Stored records:
################

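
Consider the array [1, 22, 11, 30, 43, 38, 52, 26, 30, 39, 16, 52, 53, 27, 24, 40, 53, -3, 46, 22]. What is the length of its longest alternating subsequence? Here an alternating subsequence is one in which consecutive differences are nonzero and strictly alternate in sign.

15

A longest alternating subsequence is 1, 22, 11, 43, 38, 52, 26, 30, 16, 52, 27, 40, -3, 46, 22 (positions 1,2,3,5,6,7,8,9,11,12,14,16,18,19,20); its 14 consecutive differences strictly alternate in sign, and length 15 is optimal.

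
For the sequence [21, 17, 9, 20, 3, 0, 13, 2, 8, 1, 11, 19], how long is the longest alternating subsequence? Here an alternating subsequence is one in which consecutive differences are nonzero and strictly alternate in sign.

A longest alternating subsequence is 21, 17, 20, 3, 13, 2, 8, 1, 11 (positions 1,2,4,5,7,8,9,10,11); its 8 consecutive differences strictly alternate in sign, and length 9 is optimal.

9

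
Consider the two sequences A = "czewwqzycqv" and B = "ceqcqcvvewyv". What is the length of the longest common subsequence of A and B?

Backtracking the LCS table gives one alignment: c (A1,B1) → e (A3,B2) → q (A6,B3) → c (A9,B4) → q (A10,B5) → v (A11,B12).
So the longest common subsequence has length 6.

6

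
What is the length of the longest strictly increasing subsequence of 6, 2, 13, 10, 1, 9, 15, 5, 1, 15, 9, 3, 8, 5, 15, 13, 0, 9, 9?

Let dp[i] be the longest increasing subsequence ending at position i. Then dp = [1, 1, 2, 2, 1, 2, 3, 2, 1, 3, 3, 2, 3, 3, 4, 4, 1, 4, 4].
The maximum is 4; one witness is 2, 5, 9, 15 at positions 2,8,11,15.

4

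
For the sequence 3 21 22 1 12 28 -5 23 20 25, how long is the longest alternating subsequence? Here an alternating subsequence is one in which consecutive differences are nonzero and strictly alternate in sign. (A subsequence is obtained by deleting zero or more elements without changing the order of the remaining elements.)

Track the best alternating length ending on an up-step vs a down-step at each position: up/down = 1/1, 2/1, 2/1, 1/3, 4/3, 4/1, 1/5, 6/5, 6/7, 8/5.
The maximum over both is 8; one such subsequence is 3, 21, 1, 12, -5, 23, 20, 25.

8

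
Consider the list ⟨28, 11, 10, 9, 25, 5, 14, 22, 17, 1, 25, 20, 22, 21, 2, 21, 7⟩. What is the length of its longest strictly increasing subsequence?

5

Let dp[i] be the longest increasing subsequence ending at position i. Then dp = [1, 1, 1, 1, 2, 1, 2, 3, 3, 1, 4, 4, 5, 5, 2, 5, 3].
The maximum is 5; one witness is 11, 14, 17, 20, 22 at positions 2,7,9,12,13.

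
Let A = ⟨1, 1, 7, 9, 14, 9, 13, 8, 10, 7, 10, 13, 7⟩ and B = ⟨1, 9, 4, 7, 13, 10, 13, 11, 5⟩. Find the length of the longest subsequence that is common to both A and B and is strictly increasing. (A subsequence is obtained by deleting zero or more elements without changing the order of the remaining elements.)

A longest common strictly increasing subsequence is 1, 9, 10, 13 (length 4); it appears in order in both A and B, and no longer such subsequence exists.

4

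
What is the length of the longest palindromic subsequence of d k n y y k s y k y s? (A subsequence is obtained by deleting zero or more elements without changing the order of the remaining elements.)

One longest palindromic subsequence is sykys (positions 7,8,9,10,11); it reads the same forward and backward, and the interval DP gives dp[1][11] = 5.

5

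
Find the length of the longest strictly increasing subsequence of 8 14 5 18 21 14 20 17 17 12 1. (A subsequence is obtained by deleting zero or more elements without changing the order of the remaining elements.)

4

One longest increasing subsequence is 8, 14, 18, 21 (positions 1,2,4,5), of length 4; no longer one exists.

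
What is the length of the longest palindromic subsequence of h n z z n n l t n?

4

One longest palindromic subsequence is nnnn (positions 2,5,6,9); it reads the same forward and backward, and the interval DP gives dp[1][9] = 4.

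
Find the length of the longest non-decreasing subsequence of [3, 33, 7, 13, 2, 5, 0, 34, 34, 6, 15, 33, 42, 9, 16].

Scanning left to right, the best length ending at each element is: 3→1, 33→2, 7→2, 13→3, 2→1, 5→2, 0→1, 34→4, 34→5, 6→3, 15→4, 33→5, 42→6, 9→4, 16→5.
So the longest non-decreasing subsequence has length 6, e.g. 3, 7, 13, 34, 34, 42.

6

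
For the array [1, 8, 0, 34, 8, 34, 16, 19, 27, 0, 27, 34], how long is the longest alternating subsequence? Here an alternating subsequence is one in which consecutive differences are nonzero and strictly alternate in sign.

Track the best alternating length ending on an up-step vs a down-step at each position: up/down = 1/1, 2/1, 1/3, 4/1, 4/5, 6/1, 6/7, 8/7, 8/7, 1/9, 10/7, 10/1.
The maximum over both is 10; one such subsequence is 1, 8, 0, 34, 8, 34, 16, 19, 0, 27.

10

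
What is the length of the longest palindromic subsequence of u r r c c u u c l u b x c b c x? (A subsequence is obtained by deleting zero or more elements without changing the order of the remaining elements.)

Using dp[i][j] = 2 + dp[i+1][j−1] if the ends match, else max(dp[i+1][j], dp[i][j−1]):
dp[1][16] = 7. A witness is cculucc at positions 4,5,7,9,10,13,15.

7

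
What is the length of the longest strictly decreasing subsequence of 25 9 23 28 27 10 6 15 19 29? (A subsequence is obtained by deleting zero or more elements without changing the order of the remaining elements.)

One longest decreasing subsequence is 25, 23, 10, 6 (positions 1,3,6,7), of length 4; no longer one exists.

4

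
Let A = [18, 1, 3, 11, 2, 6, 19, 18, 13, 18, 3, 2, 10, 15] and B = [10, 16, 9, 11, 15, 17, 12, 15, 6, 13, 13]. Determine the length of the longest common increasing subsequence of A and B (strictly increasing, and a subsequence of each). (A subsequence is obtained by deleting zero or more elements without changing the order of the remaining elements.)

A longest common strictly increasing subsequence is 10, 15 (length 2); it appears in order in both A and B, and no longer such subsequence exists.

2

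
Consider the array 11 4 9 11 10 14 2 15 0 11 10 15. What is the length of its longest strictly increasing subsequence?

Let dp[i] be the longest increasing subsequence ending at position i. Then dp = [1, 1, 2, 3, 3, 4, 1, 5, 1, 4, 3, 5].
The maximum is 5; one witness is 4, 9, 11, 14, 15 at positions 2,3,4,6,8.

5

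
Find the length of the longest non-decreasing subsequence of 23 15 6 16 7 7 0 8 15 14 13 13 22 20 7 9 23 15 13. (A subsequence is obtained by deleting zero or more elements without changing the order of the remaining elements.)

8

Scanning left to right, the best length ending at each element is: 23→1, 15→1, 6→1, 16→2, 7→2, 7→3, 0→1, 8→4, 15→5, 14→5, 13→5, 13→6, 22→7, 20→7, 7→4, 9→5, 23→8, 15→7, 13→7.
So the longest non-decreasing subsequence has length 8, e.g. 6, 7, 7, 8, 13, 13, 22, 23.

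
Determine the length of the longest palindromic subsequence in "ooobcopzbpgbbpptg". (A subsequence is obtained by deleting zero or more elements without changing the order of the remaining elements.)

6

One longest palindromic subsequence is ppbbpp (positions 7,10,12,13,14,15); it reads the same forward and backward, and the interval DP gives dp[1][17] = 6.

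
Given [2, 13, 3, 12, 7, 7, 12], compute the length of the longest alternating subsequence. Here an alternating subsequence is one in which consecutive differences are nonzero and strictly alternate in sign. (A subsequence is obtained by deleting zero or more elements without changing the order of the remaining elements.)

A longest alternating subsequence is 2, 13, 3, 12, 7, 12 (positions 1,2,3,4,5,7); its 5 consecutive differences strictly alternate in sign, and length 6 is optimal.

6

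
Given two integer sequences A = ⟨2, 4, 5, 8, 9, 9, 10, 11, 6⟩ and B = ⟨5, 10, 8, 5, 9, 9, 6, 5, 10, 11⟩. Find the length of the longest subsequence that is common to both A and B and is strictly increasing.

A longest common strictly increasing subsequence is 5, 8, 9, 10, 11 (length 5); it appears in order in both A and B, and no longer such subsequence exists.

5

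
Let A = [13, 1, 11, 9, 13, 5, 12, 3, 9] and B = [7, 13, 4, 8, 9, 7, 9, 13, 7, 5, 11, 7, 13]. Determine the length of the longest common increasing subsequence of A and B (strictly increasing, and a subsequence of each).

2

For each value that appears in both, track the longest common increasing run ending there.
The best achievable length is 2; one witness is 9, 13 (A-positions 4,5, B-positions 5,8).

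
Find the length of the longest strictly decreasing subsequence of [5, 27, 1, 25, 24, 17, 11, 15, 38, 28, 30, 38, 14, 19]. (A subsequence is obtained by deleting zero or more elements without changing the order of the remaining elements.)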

################

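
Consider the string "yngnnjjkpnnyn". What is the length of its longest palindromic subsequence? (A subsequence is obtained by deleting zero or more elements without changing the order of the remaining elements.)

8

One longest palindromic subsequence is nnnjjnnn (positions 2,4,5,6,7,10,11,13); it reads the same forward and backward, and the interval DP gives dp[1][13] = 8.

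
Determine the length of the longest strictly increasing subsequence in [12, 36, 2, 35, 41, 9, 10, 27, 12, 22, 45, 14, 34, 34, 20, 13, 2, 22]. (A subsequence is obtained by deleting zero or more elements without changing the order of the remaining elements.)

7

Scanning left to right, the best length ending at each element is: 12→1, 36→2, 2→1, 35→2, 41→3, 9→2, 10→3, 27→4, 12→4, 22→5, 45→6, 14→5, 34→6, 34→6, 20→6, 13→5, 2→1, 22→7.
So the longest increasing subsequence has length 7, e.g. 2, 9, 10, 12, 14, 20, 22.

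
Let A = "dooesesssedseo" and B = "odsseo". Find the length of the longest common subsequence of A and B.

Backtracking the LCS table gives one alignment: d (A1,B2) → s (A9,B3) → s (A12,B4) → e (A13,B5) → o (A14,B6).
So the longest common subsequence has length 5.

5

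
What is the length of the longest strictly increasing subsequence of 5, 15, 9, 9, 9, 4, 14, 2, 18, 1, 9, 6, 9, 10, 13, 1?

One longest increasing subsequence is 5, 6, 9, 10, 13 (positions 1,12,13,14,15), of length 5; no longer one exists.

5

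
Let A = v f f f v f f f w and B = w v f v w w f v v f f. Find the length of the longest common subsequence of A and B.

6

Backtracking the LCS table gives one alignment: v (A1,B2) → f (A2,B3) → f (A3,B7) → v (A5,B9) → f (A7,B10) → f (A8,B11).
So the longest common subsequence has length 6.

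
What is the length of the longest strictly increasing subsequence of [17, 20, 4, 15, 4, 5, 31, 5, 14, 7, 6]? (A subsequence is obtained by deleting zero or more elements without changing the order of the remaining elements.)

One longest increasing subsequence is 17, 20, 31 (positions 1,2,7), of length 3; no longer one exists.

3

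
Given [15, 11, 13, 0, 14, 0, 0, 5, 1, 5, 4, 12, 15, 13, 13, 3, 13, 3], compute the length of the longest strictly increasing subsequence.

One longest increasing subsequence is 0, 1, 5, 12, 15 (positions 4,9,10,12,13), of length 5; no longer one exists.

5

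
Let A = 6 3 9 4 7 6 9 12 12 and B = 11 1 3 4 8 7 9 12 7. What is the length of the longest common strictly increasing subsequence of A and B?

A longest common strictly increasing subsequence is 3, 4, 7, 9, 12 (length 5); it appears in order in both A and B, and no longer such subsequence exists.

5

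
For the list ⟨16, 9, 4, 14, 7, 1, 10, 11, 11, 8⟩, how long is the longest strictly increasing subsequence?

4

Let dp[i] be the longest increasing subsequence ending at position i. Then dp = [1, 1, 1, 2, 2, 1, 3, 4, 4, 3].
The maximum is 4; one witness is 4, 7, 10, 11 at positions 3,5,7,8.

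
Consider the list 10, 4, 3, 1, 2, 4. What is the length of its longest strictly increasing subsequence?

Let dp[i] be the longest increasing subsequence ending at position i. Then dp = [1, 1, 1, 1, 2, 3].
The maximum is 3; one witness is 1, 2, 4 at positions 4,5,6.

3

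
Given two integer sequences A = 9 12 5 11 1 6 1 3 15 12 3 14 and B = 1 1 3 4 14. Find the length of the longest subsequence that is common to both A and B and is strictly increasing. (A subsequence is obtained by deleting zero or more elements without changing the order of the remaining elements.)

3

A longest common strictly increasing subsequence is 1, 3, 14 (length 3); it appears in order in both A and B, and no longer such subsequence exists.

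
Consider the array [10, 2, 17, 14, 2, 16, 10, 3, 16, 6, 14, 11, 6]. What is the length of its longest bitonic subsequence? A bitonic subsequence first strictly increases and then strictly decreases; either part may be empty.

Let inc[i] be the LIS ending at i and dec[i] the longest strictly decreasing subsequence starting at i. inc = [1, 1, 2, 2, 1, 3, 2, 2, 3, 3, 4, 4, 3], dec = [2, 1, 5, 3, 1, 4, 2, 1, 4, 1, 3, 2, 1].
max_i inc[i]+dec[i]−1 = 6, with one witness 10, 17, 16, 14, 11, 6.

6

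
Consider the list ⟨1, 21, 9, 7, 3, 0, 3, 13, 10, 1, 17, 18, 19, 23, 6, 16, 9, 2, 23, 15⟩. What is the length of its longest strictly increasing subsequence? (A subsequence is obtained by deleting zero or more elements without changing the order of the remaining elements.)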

################

## Assigned task:
Transcribe the lines above between the line holding "Given two integer sequences A = 9" and the line holding "2, 23, 15⟩.", inclusive, exactly as they stand and with nothing added.

## Response:
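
Given two integer sequences A = 9 12 5 11 1 6 1 3 15 12 3 14 and B = 1 1 3 4 14. Find the length of the longest subsequence that is common to both A and B and is strictly increasing. (A subsequence is obtained by deleting zero or more elements without changing the order of the remaining elements.)

3

A longest common strictly increasing subsequence is 1, 3, 14 (length 3); it appears in order in both A and B, and no longer such subsequence exists.

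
Consider the array [10, 2, 17, 14, 2, 16, 10, 3, 16, 6, 14, 11, 6]. What is the length of its longest bitonic subsequence? A bitonic subsequence first strictly increases and then strictly decreases; either part may be empty.

Let inc[i] be the LIS ending at i and dec[i] the longest strictly decreasing subsequence starting at i. inc = [1, 1, 2, 2, 1, 3, 2, 2, 3, 3, 4, 4, 3], dec = [2, 1, 5, 3, 1, 4, 2, 1, 4, 1, 3, 2, 1].
max_i inc[i]+dec[i]−1 = 6, with one witness 10, 17, 16, 14, 11, 6.

6

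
Consider the list ⟨1, 21, 9, 7, 3, 0, 3, 13, 10, 1, 17, 18, 19, 23, 6, 16, 9, 2, 23, 15⟩. What is the length of its longest strictly increasing subsequence? (A subsequence is obtained by deleting zero or more elements without changing the order of the remaining elements.)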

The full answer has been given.